(Stored entries)
= = = = =

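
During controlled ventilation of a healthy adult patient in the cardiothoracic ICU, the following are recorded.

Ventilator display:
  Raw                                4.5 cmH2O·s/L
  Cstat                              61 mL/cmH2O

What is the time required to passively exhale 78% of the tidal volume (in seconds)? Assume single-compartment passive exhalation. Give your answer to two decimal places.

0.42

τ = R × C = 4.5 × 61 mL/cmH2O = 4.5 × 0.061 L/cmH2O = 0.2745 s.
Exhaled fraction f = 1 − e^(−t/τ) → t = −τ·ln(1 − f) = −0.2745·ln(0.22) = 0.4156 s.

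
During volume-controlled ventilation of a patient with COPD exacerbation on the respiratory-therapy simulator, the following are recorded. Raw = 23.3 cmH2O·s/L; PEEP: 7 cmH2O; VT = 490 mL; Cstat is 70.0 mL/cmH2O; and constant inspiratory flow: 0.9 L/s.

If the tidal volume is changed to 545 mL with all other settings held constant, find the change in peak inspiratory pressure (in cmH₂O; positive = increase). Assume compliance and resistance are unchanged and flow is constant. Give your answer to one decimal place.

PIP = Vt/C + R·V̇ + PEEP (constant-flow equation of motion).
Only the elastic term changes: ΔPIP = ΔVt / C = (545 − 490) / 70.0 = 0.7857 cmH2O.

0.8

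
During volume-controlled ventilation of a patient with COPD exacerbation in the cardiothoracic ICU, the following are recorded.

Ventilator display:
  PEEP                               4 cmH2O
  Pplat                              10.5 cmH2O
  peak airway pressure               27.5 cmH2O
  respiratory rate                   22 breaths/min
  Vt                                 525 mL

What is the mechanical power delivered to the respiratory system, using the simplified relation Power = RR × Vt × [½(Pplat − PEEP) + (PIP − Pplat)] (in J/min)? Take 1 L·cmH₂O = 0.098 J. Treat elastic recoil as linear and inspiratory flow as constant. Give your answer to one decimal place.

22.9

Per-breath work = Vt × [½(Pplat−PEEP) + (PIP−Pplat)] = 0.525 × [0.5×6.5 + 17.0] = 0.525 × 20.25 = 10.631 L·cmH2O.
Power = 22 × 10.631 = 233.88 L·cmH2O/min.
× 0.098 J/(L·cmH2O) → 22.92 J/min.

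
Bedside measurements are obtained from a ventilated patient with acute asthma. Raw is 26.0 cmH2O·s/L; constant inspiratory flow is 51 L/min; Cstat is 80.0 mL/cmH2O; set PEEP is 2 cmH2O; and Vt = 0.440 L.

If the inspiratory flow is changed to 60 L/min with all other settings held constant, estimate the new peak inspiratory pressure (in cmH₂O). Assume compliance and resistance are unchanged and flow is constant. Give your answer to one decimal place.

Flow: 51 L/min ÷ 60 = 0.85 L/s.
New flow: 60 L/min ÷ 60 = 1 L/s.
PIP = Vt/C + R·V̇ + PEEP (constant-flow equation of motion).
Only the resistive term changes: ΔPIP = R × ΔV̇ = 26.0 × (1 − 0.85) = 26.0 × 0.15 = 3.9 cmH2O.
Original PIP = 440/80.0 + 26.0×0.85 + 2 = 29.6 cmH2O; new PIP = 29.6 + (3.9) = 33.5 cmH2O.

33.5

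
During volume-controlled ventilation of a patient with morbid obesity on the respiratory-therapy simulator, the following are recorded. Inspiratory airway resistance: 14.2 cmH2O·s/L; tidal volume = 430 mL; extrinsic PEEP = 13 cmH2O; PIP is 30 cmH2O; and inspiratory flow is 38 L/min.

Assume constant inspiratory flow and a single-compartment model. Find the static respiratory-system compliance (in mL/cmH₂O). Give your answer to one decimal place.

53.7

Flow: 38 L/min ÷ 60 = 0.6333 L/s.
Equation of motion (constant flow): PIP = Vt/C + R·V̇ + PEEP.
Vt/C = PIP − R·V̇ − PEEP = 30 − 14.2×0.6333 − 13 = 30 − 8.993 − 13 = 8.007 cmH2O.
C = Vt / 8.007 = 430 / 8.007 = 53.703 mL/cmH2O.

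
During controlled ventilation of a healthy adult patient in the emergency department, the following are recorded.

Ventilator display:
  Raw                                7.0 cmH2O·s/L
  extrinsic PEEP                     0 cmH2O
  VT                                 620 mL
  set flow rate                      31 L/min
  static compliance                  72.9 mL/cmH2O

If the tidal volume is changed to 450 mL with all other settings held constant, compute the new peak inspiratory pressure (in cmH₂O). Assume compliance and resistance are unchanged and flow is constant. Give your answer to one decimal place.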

= = = = =

● What is expected
In the records above, the line with "COPD exacerbation in" marks the start and the line with "Bedside measurements are" marks the end; copy that stretch exactly, both lines included, and nothing else.

● Task result
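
During volume-controlled ventilation of a patient with COPD exacerbation in the cardiothoracic ICU, the following are recorded.

Ventilator display:
  PEEP                               4 cmH2O
  Pplat                              10.5 cmH2O
  peak airway pressure               27.5 cmH2O
  respiratory rate                   22 breaths/min
  Vt                                 525 mL

What is the mechanical power delivered to the respiratory system, using the simplified relation Power = RR × Vt × [½(Pplat − PEEP) + (PIP − Pplat)] (in J/min)? Take 1 L·cmH₂O = 0.098 J. Treat elastic recoil as linear and inspiratory flow as constant. Give your answer to one decimal place.

22.9

Per-breath work = Vt × [½(Pplat−PEEP) + (PIP−Pplat)] = 0.525 × [0.5×6.5 + 17.0] = 0.525 × 20.25 = 10.631 L·cmH2O.
Power = 22 × 10.631 = 233.88 L·cmH2O/min.
× 0.098 J/(L·cmH2O) → 22.92 J/min.

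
Bedside measurements are obtained from a ventilated patient with acute asthma. Raw is 26.0 cmH2O·s/L; constant inspiratory flow is 51 L/min; Cstat is 80.0 mL/cmH2O; set PEEP is 2 cmH2O; and Vt = 0.440 L.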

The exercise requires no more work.